From the line with "N12: box=[-19,-20,-3]..[7,2,22] leaf" to the line with "Slab test (used", retype every line exactly, including those two, and leave out the rest of the data below.

** Opening Data block **

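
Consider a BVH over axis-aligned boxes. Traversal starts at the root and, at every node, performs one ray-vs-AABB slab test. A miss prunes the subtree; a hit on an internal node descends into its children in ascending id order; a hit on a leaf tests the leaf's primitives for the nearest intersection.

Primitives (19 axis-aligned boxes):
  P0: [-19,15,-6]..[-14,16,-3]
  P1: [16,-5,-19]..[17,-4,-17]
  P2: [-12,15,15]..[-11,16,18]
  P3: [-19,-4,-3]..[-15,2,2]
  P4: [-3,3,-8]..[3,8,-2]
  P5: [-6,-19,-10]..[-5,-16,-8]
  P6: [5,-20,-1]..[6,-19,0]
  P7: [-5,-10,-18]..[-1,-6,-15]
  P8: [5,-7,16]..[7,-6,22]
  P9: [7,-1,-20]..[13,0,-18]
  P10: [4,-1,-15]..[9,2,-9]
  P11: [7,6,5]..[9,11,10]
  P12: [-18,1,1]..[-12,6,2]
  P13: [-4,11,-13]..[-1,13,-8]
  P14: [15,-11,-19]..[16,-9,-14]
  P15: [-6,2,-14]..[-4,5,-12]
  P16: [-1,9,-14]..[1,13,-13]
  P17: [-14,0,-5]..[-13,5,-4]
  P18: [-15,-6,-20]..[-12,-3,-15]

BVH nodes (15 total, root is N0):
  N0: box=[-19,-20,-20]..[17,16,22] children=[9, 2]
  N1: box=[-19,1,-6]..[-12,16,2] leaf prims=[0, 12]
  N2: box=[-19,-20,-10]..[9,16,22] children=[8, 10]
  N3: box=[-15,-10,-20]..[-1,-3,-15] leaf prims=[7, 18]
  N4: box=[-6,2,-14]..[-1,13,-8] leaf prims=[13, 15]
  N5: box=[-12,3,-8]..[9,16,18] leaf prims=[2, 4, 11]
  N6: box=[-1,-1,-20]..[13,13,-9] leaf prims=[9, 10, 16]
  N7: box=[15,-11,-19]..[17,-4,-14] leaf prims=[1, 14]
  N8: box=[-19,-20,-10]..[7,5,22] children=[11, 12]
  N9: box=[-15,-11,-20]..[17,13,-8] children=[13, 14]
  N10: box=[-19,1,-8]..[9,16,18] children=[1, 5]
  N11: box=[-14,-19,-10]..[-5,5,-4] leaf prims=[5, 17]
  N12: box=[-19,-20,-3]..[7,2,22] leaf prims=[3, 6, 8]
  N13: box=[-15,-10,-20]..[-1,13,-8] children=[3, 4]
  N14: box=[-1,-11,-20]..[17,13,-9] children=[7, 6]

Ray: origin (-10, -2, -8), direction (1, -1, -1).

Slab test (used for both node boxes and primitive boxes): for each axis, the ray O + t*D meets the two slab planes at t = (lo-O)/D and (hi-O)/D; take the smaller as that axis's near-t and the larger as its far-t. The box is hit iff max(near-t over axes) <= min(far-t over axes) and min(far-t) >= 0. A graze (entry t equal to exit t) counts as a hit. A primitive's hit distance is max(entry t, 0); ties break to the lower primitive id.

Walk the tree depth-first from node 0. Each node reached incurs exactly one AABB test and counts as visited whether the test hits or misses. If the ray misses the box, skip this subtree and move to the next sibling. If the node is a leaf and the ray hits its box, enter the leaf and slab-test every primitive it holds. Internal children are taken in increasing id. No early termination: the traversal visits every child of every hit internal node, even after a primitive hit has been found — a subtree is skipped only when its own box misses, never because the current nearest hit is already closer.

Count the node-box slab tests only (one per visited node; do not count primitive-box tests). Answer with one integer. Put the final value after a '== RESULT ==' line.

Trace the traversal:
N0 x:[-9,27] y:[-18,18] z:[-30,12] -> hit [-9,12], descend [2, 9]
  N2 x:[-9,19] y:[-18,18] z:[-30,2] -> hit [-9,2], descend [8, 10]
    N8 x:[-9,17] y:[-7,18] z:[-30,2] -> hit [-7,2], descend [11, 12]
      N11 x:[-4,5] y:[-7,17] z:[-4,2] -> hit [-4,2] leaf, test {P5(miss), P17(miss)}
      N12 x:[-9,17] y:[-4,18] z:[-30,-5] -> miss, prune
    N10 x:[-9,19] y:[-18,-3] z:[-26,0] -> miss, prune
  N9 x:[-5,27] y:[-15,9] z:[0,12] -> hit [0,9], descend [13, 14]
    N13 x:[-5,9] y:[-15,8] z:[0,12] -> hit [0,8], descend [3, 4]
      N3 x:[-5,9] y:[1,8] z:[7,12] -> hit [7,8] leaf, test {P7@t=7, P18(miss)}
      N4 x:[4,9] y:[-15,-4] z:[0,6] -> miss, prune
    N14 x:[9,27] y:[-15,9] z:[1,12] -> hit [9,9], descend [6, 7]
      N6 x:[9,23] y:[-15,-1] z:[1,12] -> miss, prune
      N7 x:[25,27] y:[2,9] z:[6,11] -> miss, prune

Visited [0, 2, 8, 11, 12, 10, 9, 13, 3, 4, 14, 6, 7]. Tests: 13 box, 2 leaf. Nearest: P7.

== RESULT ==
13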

** Closing Data block **

-- Solution for this task --
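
  N12: box=[-19,-20,-3]..[7,2,22] leaf prims=[3, 6, 8]
  N13: box=[-15,-10,-20]..[-1,13,-8] children=[3, 4]
  N14: box=[-1,-11,-20]..[17,13,-9] children=[7, 6]

Ray: origin (-10, -2, -8), direction (1, -1, -1).

Slab test (used for both node boxes and primitive boxes): for each axis, the ray O + t*D meets the two slab planes at t = (lo-O)/D and (hi-O)/D; take the smaller as that axis's near-t and the larger as its far-t. The box is hit iff max(near-t over axes) <= min(far-t over axes) and min(far-t) >= 0. A graze (entry t equal to exit t) counts as a hit. A primitive's hit distance is max(entry t, 0); ties break to the lower primitive id.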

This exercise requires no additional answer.